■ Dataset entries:
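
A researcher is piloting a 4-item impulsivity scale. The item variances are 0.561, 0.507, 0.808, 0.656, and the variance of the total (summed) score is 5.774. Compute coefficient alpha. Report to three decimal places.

Σσᵢ² = 0.561 + 0.507 + 0.808 + 0.656 = 2.532
α = (k/(k−1))·(1 − Σσᵢ²/Var(T)) = (4/3)·(1 − 2.532/5.774) = 0.749

coefficient alpha = 0.749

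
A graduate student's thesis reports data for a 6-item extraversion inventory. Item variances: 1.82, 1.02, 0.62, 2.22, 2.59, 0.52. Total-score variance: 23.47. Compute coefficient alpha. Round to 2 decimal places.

coefficient alpha = 0.75

Σσ²ᵢ = 1.82 + 1.02 + 0.62 + 2.22 + 2.59 + 0.52 = 8.79
α = (k/(k−1))·(1 − Σσ²ᵢ/total variance) = (6/5)·(1 − 8.79/23.47) = 0.75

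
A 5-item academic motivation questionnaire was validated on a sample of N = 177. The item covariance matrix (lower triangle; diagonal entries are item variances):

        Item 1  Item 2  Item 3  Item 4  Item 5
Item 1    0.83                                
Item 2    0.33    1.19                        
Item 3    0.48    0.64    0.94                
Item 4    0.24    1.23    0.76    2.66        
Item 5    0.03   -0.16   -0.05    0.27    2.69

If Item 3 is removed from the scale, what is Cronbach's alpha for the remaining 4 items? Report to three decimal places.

Remaining items: Item 1, Item 2, Item 4, Item 5 (k = 4).
sum of item variances = 0.83 + 1.19 + 2.66 + 2.69 = 7.37
Var(T) = 7.37 + 2 × 1.94 = 11.25
α (item deleted) = (4/3)·(1 − 7.37/11.25) = 0.460

α = 0.460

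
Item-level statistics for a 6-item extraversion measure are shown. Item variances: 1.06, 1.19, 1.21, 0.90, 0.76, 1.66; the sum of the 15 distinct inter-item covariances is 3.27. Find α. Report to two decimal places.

α = 0.59

sum of item variances = 1.06 + 1.19 + 1.21 + 0.90 + 0.76 + 1.66 = 6.78
Sum of distinct covariances = 3.27
σ²_T = sum of item variances + 2·Σcov = 6.78 + 2 × 3.27 = 13.32
α = (6/5)·(1 − 6.78/13.32) = 0.59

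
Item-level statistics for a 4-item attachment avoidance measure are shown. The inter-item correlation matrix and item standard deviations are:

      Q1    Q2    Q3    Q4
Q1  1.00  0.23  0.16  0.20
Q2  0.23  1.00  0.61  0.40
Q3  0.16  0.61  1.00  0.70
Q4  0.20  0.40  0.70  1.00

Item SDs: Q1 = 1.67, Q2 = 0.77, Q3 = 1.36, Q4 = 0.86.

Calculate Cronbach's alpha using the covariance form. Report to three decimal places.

Σσ²ᵢ = 1.67² + 0.77² + 1.36² + 0.86² = 5.9710
Covariances σ_ij = r_ij · s_i · s_j:
  σ(Q1,Q2) = 0.23 × 1.67 × 0.77 = 0.2958
  σ(Q1,Q3) = 0.16 × 1.67 × 1.36 = 0.3634
  σ(Q1,Q4) = 0.20 × 1.67 × 0.86 = 0.2872
  σ(Q2,Q3) = 0.61 × 0.77 × 1.36 = 0.6388
  σ(Q2,Q4) = 0.40 × 0.77 × 0.86 = 0.2649
  σ(Q3,Q4) = 0.70 × 1.36 × 0.86 = 0.8187
σ²_T = Σσ²ᵢ + 2·Σσ_ij = 5.9710 + 2 × 2.6688 = 11.3086
α = (4/3)·(1 − 5.9710/11.3086) = 0.629

α = 0.629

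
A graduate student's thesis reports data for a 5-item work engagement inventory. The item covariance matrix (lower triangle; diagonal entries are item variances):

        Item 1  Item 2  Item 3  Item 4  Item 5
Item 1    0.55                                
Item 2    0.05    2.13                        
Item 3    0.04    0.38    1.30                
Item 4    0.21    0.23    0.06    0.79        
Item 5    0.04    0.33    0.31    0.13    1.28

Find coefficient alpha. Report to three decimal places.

ΣVar(i) = 0.55 + 2.13 + 1.30 + 0.79 + 1.28 = 6.05
Sum of the distinct covariances = 1.78
σ²_total = 6.05 + 2 × 1.78 = 9.61
α = (k/(k−1))·(1 − ΣVar(i)/σ²_total) = (5/4)·(1 − 6.05/9.61) = 0.463

coefficient alpha = 0.463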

■ ASSIGNMENT:
Pull every line containing "triangle" from the entries above and copy it.

■ SOLUTION TO THIS PROBLEM:
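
A 5-item academic motivation questionnaire was validated on a sample of N = 177. The item covariance matrix (lower triangle; diagonal entries are item variances):
A graduate student's thesis reports data for a 5-item work engagement inventory. The item covariance matrix (lower triangle; diagonal entries are item variances):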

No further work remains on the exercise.